> [Requirement]:
Quote the lines from the line holding "Consider a stock" to the very end of the listing, exactly, and no others.

> [Given data]:
____________________

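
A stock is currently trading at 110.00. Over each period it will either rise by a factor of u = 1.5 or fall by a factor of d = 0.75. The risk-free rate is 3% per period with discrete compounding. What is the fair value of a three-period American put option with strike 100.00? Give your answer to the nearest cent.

Risk-neutral probability p = (1 + 0.03 − 0.75)/(1.5 − 0.75) = 0.2800/0.7500 = 0.3733
Terminal stock prices: S_uuu = 371.2, S_uud = 185.6, S_udd = 92.81, S_ddd = 46.41
Terminal payoffs (K − S): max(-271.2, 0) = 0, max(-85.62, 0) = 0, max(7.188, 0) = 7.188, max(53.59, 0) = 53.59
Node uu (S = 247.5): continuation = 1/1.03·[0.3733·0.0000 + 0.6267·0.0000] = 0.0000; exercise value = 0.0000 ≤ continuation, so V_uu = 0.0000
Node ud (S = 123.8): continuation = 1/1.03·[0.3733·0.0000 + 0.6267·7.1875] = 4.3730; exercise value = 0.0000 ≤ continuation, so V_ud = 4.3730
Node dd (S = 61.88): continuation = 1/1.03·[0.3733·7.1875 + 0.6267·53.5938] = 35.2124; exercise value = 38.1250 > continuation, so V_dd = 38.1250 (exercise)
Node u (S = 165): continuation = 1/1.03·[0.3733·0.0000 + 0.6267·4.3730] = 2.6606; exercise value = 0.0000 ≤ continuation, so V_u = 2.6606
Node d (S = 82.5): continuation = 1/1.03·[0.3733·4.3730 + 0.6267·38.1250] = 24.7808; exercise value = 17.5000 ≤ continuation, so V_d = 24.7808
Node 0 (S = 110): continuation = 1/1.03·[0.3733·2.6606 + 0.6267·24.7808] = 16.0414; exercise value = 0.0000 ≤ continuation, so V_0 = 16.0414

16.04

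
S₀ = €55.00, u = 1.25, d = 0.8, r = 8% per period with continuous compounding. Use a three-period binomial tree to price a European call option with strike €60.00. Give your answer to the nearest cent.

Risk-neutral probability p = (e^0.08 − 0.8)/(1.25 − 0.8) = 0.2833/0.4500 = 0.6295
Terminal stock prices: S_uuu = 107.4, S_uud = 68.75, S_udd = 44, S_ddd = 28.16
Terminal payoffs (S − K): max(47.42, 0) = 47.42, max(8.75, 0) = 8.75, max(-16, 0) = 0, max(-31.84, 0) = 0
Node uu (S = 85.94): V_uu = e^(−0.08)·[0.6295·47.4219 + 0.3705·8.7500] = 30.5505
Node ud (S = 55): V_ud = e^(−0.08)·[0.6295·8.7500 + 0.3705·0.0000] = 5.0849
Node dd (S = 35.2): V_dd = e^(−0.08)·[0.6295·0.0000 + 0.3705·0.0000] = 0.0000
Node u (S = 68.75): V_u = e^(−0.08)·[0.6295·30.5505 + 0.3705·5.0849] = 19.4927
Node d (S = 44): V_d = e^(−0.08)·[0.6295·5.0849 + 0.3705·0.0000] = 2.9549
Node 0 (S = 55): V_0 = e^(−0.08)·[0.6295·19.4927 + 0.3705·2.9549] = 12.3383

€12.34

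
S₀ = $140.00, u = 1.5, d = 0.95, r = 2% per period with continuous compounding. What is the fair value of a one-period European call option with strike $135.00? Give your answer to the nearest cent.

Risk-neutral probability p = (e^0.02 − 0.95)/(1.5 − 0.95) = 0.0702/0.5500 = 0.1276
Terminal stock prices: S_u = 210, S_d = 133
Terminal payoffs (S − K): max(75, 0) = 75, max(-2, 0) = 0
Node 0 (S = 140): V_0 = e^(−0.02)·[0.1276·75.0000 + 0.8724·0.0000] = 9.3834

$9.38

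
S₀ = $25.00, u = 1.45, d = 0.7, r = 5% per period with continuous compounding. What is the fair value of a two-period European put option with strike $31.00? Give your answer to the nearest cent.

$7.33

Risk-neutral probability p = (e^0.05 − 0.7)/(1.45 − 0.7) = 0.3513/0.7500 = 0.4684
Terminal stock prices: S_uu = 52.56, S_ud = 25.38, S_dd = 12.25
Terminal payoffs (K − S): max(-21.56, 0) = 0, max(5.625, 0) = 5.625, max(18.75, 0) = 18.75
Node u (S = 36.25): V_u = e^(−0.05)·[0.4684·0.0000 + 0.5316·5.6250] = 2.8446
Node d (S = 17.5): V_d = e^(−0.05)·[0.4684·5.6250 + 0.5316·18.7500] = 11.9881
Node 0 (S = 25): V_0 = e^(−0.05)·[0.4684·2.8446 + 0.5316·11.9881] = 7.3298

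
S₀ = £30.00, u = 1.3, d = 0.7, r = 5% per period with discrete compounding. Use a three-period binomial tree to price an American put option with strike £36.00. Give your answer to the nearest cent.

Risk-neutral probability p = (1 + 0.05 − 0.7)/(1.3 − 0.7) = 0.3500/0.6000 = 0.5833
Terminal stock prices: S_uuu = 65.91, S_uud = 35.49, S_udd = 19.11, S_ddd = 10.29
Terminal payoffs (K − S): max(-29.91, 0) = 0, max(0.51, 0) = 0.51, max(16.89, 0) = 16.89, max(25.71, 0) = 25.71
Node uu (S = 50.7): continuation = 1/1.05·[0.5833·0.0000 + 0.4167·0.5100] = 0.2024; exercise value = 0.0000 ≤ continuation, so V_uu = 0.2024
Node ud (S = 27.3): continuation = 1/1.05·[0.5833·0.5100 + 0.4167·16.8900] = 6.9857; exercise value = 8.7000 > continuation, so V_ud = 8.7000 (exercise)
Node dd (S = 14.7): continuation = 1/1.05·[0.5833·16.8900 + 0.4167·25.7100] = 19.5857; exercise value = 21.3000 > continuation, so V_dd = 21.3000 (exercise)
Node u (S = 39): continuation = 1/1.05·[0.5833·0.2024 + 0.4167·8.7000] = 3.5648; exercise value = 0.0000 ≤ continuation, so V_u = 3.5648
Node d (S = 21): continuation = 1/1.05·[0.5833·8.7000 + 0.4167·21.3000] = 13.2857; exercise value = 15.0000 > continuation, so V_d = 15.0000 (exercise)
Node 0 (S = 30): continuation = 1/1.05·[0.5833·3.5648 + 0.4167·15.0000] = 7.9328; exercise value = 6.0000 ≤ continuation, so V_0 = 7.9328

£7.93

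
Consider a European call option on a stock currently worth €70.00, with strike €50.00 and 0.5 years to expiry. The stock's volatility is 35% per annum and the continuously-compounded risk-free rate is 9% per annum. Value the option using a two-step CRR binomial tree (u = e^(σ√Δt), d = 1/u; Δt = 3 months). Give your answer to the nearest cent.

CRR parameters: u = e^(σ√Δt) = e^(0.35·√0.25) = 1.1912, d = 1/u = 0.8395
Per-period rate: rΔt = 0.09·0.25 = 0.0225, so R = e^0.0225 = 1.0228
Risk-neutral probability p = (e^0.0225 − 0.8395)/(1.1912 − 0.8395) = 0.1833/0.3518 = 0.5210
Terminal stock prices: S_uu = 99.33, S_ud = 70, S_dd = 49.33
Terminal payoffs (S − K): max(49.33, 0) = 49.33, max(20, 0) = 20, max(-0.6718, 0) = 0
Node u (S = 83.39): V_u = e^(−0.0225)·[0.5210·49.3347 + 0.4790·20.0000] = 34.4997
Node d (S = 58.76): V_d = e^(−0.0225)·[0.5210·20.0000 + 0.4790·0.0000] = 10.1890
Node 0 (S = 70): V_0 = e^(−0.0225)·[0.5210·34.4997 + 0.4790·10.1890] = 22.3475

€22.35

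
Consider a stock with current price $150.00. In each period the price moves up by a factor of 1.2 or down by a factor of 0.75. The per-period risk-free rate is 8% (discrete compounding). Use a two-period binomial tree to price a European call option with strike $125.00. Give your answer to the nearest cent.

Risk-neutral probability p = (1 + 0.08 − 0.75)/(1.2 − 0.75) = 0.3300/0.4500 = 0.7333
Terminal stock prices: S_uu = 216, S_ud = 135, S_dd = 84.38
Terminal payoffs (S − K): max(91, 0) = 91, max(10, 0) = 10, max(-40.62, 0) = 0
Node u (S = 180): V_u = 1/1.08·[0.7333·91.0000 + 0.2667·10.0000] = 64.2593
Node d (S = 112.5): V_d = 1/1.08·[0.7333·10.0000 + 0.2667·0.0000] = 6.7901
Node 0 (S = 150): V_0 = 1/1.08·[0.7333·64.2593 + 0.2667·6.7901] = 45.3094

$45.31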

____________________

> [Completed task]:
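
Consider a stock with current price $150.00. In each period the price moves up by a factor of 1.2 or down by a factor of 0.75. The per-period risk-free rate is 8% (discrete compounding). Use a two-period binomial tree to price a European call option with strike $125.00. Give your answer to the nearest cent.

Risk-neutral probability p = (1 + 0.08 − 0.75)/(1.2 − 0.75) = 0.3300/0.4500 = 0.7333
Terminal stock prices: S_uu = 216, S_ud = 135, S_dd = 84.38
Terminal payoffs (S − K): max(91, 0) = 91, max(10, 0) = 10, max(-40.62, 0) = 0
Node u (S = 180): V_u = 1/1.08·[0.7333·91.0000 + 0.2667·10.0000] = 64.2593
Node d (S = 112.5): V_d = 1/1.08·[0.7333·10.0000 + 0.2667·0.0000] = 6.7901
Node 0 (S = 150): V_0 = 1/1.08·[0.7333·64.2593 + 0.2667·6.7901] = 45.3094

$45.31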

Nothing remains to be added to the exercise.